++++ Data for processing
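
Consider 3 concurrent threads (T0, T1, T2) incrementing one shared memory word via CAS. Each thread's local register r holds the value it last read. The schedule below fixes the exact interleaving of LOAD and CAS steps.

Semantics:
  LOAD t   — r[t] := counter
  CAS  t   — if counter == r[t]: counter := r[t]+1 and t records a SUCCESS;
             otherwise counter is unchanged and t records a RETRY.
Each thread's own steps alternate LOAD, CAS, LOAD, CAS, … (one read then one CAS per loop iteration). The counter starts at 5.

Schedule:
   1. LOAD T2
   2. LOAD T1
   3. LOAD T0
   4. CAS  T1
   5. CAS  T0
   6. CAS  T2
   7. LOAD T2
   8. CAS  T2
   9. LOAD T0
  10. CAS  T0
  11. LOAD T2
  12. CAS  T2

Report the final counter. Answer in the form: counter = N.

counter = 9

#1 T2 reads 5
#2 T1 reads 5
#3 T0 reads 5
#4 T1 CAS(5→6) writes; counter now 6
#5 T0 CAS(5→6) fails; counter now 6
#6 T2 CAS(5→6) fails; counter now 6
#7 T2 reads 6
#8 T2 CAS(6→7) writes; counter now 7
#9 T0 reads 7
#10 T0 CAS(7→8) writes; counter now 8
#11 T2 reads 8
#12 T2 CAS(8→9) writes; counter now 9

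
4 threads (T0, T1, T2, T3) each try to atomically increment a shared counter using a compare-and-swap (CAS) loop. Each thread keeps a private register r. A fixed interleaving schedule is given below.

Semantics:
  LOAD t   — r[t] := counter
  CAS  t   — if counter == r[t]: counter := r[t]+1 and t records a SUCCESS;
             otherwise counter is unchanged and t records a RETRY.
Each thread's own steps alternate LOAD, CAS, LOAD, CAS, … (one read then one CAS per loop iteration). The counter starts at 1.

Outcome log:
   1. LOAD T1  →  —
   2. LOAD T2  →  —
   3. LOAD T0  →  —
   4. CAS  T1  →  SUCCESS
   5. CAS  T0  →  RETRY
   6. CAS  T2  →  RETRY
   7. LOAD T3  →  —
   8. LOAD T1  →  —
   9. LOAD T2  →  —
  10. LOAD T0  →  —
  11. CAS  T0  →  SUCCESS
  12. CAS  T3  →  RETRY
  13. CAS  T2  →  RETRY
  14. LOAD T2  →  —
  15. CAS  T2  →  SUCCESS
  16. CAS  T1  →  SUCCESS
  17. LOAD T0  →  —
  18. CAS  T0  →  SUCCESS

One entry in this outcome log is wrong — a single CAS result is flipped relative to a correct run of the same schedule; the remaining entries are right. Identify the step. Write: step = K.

step = 16

Re-executing:
step 1: T1 LOAD ⇒ load; ctr=1 reg=1
step 2: T2 LOAD ⇒ load; ctr=1 reg=1
step 3: T0 LOAD ⇒ load; ctr=1 reg=1
step 4: T1 CAS ⇒ ok; ctr=2 reg=1
step 5: T0 CAS ⇒ retry; ctr=2 reg=1
step 6: T2 CAS ⇒ retry; ctr=2 reg=1
step 7: T3 LOAD ⇒ load; ctr=2 reg=2
step 8: T1 LOAD ⇒ load; ctr=2 reg=2
step 9: T2 LOAD ⇒ load; ctr=2 reg=2
step 10: T0 LOAD ⇒ load; ctr=2 reg=2
step 11: T0 CAS ⇒ ok; ctr=3 reg=2
step 12: T3 CAS ⇒ retry; ctr=3 reg=2
step 13: T2 CAS ⇒ retry; ctr=3 reg=2
step 14: T2 LOAD ⇒ load; ctr=3 reg=3
step 15: T2 CAS ⇒ ok; ctr=4 reg=3
step 16: T1 CAS ⇒ retry; ctr=4 reg=2
step 17: T0 LOAD ⇒ load; ctr=4 reg=4
step 18: T0 CAS ⇒ ok; ctr=5 reg=4
Log disagrees first at step 16.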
++++++++
Show me every line in the data above that includes "SUCCESS".

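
  CAS  t   — if counter == r[t]: counter := r[t]+1 and t records a SUCCESS;
  CAS  t   — if counter == r[t]: counter := r[t]+1 and t records a SUCCESS;
   4. CAS  T1  →  SUCCESS
  11. CAS  T0  →  SUCCESS
  15. CAS  T2  →  SUCCESS
  16. CAS  T1  →  SUCCESS
  18. CAS  T0  →  SUCCESS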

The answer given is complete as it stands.